____ Data for processing

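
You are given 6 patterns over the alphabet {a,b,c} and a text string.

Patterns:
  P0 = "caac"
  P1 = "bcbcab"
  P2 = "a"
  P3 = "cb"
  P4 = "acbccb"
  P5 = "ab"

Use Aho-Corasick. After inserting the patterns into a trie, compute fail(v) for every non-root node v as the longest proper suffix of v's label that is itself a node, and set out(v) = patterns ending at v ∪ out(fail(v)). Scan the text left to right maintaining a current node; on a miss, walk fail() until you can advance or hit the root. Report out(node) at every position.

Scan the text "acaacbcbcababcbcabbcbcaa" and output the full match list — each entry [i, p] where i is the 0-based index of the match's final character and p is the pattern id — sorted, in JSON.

Build:
Trie (insert patterns):
  n0 'ε': a→11 b→5 c→1
  n1 'c': a→2 b→12
  n2 'ca': a→3
  n3 'caa': c→4
  n4 'caac': ·  ←P0
  n5 'b': c→6
  n6 'bc': b→7
  n7 'bcb': c→8
  n8 'bcbc': a→9
  n9 'bcbca': b→10
  n10 'bcbcab': ·  ←P1
  n11 'a': b→18 c→13  ←P2
  n12 'cb': ·  ←P3
  n13 'ac': b→14
  n14 'acb': c→15
  n15 'acbc': c→16
  n16 'acbcc': b→17
  n17 'acbccb': ·  ←P4
  n18 'ab': ·  ←P5

Failure links (BFS by depth):
  fail(1) 'c': from fail(0)=0 chase 'c': 0 ⇒ 0;  out=∅∪out(0)=∅
  fail(5) 'b': from fail(0)=0 chase 'b': 0 ⇒ 0;  out=∅∪out(0)=∅
  fail(11) 'a': from fail(0)=0 chase 'a': 0 ⇒ 0;  out={2}∪out(0)={2}
  fail(2) 'ca': from fail(1)=0 chase 'a': 0 ⇒ 11;  out=∅∪out(11)={2}
  fail(6) 'bc': from fail(5)=0 chase 'c': 0 ⇒ 1;  out=∅∪out(1)=∅
  fail(12) 'cb': from fail(1)=0 chase 'b': 0 ⇒ 5;  out={3}∪out(5)={3}
  fail(13) 'ac': from fail(11)=0 chase 'c': 0 ⇒ 1;  out=∅∪out(1)=∅
  fail(18) 'ab': from fail(11)=0 chase 'b': 0 ⇒ 5;  out={5}∪out(5)={5}
  fail(3) 'caa': from fail(2)=11 chase 'a': 11→0 ⇒ 11;  out=∅∪out(11)={2}
  fail(7) 'bcb': from fail(6)=1 chase 'b': 1 ⇒ 12;  out=∅∪out(12)={3}
  fail(14) 'acb': from fail(13)=1 chase 'b': 1 ⇒ 12;  out=∅∪out(12)={3}
  fail(4) 'caac': from fail(3)=11 chase 'c': 11 ⇒ 13;  out={0}∪out(13)={0}
  fail(8) 'bcbc': from fail(7)=12 chase 'c': 12→5 ⇒ 6;  out=∅∪out(6)=∅
  fail(15) 'acbc': from fail(14)=12 chase 'c': 12→5 ⇒ 6;  out=∅∪out(6)=∅
  fail(9) 'bcbca': from fail(8)=6 chase 'a': 6→1 ⇒ 2;  out=∅∪out(2)={2}
  fail(16) 'acbcc': from fail(15)=6 chase 'c': 6→1→0 ⇒ 1;  out=∅∪out(1)=∅
  fail(10) 'bcbcab': from fail(9)=2 chase 'b': 2→11 ⇒ 18;  out={1}∪out(18)={1,5}
  fail(17) 'acbccb': from fail(16)=1 chase 'b': 1 ⇒ 12;  out={4}∪out(12)={3,4}

Run:
i=0 'a': node 0→11  ** P2@[0:0]
i=1 'c': node 11→13
i=2 'a': node 13→2 ·f  ** P2@[2:2]
i=3 'a': node 2→3  ** P2@[3:3]
i=4 'c': node 3→4  ** P0@[1:4]
i=5 'b': node 4→14 ·f  ** P3@[4:5]
i=6 'c': node 14→15
i=7 'b': node 15→7 ·f  ** P3@[6:7]
i=8 'c': node 7→8
i=9 'a': node 8→9  ** P2@[9:9]
i=10 'b': node 9→10  ** P1@[5:10],P5@[9:10]
i=11 'a': node 10→11 ·f  ** P2@[11:11]
i=12 'b': node 11→18  ** P5@[11:12]
i=13 'c': node 18→6 ·f
i=14 'b': node 6→7  ** P3@[13:14]
i=15 'c': node 7→8
i=16 'a': node 8→9  ** P2@[16:16]
i=17 'b': node 9→10  ** P1@[12:17],P5@[16:17]
i=18 'b': node 10→5 ·f
i=19 'c': node 5→6
i=20 'b': node 6→7  ** P3@[19:20]
i=21 'c': node 7→8
i=22 'a': node 8→9  ** P2@[22:22]
i=23 'a': node 9→3 ·f  ** P2@[23:23]

Result: [[0,2],[2,2],[3,2],[4,0],[5,3],[7,3],[9,2],[10,1],[10,5],[11,2],[12,5],[14,3],[16,2],[17,1],[17,5],[20,3],[22,2],[23,2]]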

________

Task prompt ▸ Start at the first line of the data above. Stop after the line containing "Use Aho-Corasick. After", reproducing each line exactly and adding nothing.

Reply to the exercise ▸
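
You are given 6 patterns over the alphabet {a,b,c} and a text string.

Patterns:
  P0 = "caac"
  P1 = "bcbcab"
  P2 = "a"
  P3 = "cb"
  P4 = "acbccb"
  P5 = "ab"

Use Aho-Corasick. After inserting the patterns into a trie, compute fail(v) for every non-root node v as the longest proper suffix of v's label that is itself a node, and set out(v) = patterns ending at v ∪ out(fail(v)). Scan the text left to right maintaining a current node; on a miss, walk fail() until you can advance or hit the root. Report out(node) at every position.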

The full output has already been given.